--- What is expected ---
Whenever a line carries the word "deep", pull it out of the entries.

──────── Information provided ────────

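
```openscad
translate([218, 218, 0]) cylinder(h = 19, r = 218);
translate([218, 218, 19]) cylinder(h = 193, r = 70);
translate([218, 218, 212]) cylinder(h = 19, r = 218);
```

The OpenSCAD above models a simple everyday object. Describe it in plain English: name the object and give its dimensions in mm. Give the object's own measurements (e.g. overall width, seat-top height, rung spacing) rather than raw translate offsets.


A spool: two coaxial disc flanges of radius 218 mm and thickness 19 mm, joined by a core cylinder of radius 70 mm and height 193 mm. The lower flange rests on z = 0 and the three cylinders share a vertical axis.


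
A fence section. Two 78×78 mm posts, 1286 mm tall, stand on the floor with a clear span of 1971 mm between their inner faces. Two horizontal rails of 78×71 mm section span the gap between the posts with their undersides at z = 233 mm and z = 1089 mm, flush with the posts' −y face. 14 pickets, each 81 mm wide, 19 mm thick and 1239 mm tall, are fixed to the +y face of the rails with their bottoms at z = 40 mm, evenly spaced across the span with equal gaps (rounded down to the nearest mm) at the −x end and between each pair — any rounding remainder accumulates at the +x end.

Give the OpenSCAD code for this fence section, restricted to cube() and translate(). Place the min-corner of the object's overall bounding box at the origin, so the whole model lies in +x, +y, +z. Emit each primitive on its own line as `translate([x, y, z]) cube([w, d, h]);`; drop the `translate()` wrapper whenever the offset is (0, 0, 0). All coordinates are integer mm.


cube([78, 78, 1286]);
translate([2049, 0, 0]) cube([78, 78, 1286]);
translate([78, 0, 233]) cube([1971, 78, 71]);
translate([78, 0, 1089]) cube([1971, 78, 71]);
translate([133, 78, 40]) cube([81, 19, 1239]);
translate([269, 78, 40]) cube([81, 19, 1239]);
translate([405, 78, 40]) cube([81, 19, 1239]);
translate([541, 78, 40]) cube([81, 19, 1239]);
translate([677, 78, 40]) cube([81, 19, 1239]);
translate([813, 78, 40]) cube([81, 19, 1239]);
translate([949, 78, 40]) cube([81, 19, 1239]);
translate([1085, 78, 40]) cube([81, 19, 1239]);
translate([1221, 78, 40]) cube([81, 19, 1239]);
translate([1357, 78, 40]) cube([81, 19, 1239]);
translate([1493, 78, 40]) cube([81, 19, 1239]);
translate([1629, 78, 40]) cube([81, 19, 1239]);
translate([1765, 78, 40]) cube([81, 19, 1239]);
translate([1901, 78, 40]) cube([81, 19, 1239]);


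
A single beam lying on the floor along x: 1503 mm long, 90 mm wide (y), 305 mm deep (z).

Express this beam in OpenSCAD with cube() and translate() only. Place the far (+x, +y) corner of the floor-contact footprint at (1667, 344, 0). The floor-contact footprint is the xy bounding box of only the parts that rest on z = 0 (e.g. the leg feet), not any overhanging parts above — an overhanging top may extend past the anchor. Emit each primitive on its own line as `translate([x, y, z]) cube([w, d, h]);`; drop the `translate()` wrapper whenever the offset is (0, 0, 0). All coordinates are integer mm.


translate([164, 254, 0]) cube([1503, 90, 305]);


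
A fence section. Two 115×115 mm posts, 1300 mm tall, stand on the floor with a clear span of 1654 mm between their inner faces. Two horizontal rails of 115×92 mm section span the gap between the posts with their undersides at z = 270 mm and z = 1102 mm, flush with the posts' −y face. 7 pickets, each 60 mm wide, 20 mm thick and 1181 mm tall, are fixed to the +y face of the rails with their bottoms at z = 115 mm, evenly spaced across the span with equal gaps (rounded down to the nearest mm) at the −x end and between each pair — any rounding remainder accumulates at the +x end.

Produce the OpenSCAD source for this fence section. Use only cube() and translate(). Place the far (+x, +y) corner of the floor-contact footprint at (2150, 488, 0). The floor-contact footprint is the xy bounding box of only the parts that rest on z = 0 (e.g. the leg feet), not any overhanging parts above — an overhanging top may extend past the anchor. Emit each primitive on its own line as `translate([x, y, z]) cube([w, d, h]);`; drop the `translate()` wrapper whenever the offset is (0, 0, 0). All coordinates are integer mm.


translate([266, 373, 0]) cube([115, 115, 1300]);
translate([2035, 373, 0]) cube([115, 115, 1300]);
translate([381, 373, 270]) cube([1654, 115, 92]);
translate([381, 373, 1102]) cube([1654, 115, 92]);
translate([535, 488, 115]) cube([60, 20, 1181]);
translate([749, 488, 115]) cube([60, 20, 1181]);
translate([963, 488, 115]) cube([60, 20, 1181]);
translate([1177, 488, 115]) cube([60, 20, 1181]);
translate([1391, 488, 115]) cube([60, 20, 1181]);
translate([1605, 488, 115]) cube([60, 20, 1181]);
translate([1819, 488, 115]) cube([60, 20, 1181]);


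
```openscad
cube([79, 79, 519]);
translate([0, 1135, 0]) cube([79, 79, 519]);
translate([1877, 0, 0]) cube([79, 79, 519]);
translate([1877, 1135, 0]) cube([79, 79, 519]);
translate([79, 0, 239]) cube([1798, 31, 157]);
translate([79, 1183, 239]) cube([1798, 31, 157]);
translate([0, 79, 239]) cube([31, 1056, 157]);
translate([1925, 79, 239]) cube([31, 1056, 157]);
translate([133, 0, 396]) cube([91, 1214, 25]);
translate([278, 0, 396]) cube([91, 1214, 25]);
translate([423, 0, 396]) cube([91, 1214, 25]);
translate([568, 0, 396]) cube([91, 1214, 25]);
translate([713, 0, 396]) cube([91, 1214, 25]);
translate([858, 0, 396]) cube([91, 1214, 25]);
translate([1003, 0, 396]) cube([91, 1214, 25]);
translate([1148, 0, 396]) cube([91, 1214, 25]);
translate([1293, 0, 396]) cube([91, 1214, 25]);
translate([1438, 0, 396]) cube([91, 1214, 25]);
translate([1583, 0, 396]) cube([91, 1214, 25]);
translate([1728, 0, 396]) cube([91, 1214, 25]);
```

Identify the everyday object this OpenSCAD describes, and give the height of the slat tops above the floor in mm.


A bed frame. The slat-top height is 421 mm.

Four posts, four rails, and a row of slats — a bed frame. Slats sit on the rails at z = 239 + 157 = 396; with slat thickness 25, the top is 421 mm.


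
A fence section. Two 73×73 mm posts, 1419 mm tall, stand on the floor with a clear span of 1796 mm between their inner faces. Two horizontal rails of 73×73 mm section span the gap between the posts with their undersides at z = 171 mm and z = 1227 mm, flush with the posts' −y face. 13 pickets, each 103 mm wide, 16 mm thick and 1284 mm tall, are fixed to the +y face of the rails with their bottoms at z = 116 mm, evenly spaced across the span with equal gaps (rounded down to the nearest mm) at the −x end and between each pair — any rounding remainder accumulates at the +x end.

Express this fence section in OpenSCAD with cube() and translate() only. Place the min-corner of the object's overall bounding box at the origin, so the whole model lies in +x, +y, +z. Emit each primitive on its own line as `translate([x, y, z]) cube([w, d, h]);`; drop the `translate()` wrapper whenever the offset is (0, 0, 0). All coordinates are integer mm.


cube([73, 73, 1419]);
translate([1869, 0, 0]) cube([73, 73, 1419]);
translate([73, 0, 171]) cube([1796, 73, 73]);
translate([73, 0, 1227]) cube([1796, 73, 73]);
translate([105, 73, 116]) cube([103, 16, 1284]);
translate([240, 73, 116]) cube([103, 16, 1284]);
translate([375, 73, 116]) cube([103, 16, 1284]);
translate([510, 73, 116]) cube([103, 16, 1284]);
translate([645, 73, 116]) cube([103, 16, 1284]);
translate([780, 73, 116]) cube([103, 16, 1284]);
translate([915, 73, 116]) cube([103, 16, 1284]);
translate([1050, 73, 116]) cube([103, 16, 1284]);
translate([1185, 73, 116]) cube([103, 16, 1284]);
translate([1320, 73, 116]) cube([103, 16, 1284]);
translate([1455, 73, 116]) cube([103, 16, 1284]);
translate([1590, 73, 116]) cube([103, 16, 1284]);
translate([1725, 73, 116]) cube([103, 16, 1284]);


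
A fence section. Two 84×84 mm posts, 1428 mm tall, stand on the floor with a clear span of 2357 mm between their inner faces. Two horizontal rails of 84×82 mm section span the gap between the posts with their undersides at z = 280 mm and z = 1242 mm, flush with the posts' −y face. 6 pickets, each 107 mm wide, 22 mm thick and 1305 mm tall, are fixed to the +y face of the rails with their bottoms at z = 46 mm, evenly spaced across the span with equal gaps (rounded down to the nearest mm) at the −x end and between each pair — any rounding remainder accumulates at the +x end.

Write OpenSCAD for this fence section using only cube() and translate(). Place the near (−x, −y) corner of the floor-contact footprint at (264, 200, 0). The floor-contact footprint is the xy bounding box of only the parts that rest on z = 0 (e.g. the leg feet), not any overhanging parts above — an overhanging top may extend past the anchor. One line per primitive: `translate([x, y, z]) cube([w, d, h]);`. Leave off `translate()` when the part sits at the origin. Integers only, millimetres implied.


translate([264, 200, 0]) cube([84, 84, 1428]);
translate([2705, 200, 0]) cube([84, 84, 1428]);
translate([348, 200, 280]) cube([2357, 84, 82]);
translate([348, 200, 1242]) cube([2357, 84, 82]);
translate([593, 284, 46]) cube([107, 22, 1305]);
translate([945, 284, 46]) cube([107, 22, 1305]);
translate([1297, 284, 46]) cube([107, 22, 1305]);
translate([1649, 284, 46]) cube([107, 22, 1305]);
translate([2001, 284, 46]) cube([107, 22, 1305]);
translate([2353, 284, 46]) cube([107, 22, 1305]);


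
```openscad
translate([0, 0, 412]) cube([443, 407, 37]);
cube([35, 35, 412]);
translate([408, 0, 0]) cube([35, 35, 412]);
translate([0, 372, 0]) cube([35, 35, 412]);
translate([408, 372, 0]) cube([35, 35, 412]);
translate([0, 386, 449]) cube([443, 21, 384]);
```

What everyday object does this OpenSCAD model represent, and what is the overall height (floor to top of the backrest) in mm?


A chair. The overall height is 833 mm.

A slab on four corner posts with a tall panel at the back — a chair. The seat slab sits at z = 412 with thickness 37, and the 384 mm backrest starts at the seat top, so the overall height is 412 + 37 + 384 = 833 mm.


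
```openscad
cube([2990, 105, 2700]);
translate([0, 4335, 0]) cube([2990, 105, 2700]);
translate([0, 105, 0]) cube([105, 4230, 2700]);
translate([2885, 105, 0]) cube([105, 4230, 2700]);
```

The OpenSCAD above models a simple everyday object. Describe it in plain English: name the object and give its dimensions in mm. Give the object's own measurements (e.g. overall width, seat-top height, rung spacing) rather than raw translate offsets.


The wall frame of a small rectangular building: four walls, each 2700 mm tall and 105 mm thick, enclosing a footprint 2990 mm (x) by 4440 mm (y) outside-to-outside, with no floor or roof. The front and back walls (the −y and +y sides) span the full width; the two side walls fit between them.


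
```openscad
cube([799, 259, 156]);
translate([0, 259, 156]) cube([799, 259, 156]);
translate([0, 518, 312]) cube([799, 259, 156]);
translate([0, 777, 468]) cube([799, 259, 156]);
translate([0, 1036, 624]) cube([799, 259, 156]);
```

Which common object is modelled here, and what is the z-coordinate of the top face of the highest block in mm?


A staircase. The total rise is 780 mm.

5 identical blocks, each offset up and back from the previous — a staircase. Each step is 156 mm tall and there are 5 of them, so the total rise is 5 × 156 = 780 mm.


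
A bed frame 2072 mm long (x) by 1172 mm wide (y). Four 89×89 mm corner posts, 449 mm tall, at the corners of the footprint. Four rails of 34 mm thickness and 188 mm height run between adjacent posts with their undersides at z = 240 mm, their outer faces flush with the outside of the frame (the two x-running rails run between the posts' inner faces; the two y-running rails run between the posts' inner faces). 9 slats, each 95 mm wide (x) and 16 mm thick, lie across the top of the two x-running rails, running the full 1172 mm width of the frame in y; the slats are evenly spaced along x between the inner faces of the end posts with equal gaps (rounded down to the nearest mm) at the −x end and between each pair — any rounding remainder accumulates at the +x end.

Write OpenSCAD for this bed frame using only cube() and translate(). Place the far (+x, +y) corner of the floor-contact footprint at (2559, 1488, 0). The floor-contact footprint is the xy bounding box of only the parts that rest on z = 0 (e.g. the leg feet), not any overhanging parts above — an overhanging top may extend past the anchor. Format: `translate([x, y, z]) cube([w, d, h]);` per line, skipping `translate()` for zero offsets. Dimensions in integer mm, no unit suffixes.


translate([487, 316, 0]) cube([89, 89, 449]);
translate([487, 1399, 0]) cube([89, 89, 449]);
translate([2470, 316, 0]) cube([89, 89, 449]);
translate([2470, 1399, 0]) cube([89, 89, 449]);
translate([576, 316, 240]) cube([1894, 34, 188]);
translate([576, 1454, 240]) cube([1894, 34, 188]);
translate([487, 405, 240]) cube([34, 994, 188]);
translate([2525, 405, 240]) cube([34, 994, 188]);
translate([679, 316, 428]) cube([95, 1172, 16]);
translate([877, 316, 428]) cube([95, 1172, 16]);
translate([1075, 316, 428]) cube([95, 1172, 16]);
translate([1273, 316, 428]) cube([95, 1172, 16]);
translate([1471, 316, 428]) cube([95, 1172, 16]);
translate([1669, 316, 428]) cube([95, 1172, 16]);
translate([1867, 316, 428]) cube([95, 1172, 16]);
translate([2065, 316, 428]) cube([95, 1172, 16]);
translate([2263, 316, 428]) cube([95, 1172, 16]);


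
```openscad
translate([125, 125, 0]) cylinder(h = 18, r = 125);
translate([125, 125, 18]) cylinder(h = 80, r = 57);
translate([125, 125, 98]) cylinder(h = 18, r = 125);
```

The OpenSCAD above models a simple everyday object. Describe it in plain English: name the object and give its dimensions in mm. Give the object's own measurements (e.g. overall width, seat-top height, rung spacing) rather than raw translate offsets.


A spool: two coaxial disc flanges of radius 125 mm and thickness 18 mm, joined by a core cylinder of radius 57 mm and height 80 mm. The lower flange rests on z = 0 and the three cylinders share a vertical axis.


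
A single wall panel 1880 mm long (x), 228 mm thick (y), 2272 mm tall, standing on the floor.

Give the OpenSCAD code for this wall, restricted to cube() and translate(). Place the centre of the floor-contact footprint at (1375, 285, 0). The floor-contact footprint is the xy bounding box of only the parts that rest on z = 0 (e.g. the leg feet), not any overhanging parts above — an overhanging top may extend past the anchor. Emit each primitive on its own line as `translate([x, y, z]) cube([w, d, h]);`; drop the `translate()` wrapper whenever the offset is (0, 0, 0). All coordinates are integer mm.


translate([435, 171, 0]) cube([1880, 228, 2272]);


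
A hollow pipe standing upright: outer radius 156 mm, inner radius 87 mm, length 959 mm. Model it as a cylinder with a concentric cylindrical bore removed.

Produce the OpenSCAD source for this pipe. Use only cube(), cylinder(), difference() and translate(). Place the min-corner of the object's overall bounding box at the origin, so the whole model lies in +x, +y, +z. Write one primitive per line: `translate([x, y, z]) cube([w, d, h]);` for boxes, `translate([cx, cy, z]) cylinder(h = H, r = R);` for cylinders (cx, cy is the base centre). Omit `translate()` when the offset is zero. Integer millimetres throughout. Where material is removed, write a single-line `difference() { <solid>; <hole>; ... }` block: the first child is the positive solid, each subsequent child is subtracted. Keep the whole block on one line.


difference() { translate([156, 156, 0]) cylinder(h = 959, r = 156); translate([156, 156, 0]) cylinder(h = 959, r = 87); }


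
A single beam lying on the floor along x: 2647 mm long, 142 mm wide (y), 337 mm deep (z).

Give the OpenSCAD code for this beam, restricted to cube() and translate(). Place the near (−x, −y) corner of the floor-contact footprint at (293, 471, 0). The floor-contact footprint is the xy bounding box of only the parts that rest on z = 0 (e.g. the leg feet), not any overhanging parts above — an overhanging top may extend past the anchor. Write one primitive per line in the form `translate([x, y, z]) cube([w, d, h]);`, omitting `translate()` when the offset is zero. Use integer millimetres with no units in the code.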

────────

--- Your response ---
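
A single beam lying on the floor along x: 1503 mm long, 90 mm wide (y), 305 mm deep (z).
A single beam lying on the floor along x: 2647 mm long, 142 mm wide (y), 337 mm deep (z).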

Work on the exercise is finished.